What needs to be done
Nothing in the records below may change; print them all exactly.

Stored data

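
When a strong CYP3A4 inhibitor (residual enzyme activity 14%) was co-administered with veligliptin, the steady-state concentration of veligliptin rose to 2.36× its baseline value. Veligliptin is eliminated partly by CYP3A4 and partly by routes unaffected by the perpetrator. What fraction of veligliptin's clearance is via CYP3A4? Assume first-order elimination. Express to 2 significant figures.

CL'/CL = 1 / 2.36 = 0.4237
0.14·fm + (1 − fm) = 0.4237
fm = (0.4237 − 1) / (0.14 − 1) = 0.67

0.67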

The answer
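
When a strong CYP3A4 inhibitor (residual enzyme activity 14%) was co-administered with veligliptin, the steady-state concentration of veligliptin rose to 2.36× its baseline value. Veligliptin is eliminated partly by CYP3A4 and partly by routes unaffected by the perpetrator. What fraction of veligliptin's clearance is via CYP3A4? Assume first-order elimination. Express to 2 significant figures.

CL'/CL = 1 / 2.36 = 0.4237
0.14·fm + (1 − fm) = 0.4237
fm = (0.4237 − 1) / (0.14 − 1) = 0.67

0.67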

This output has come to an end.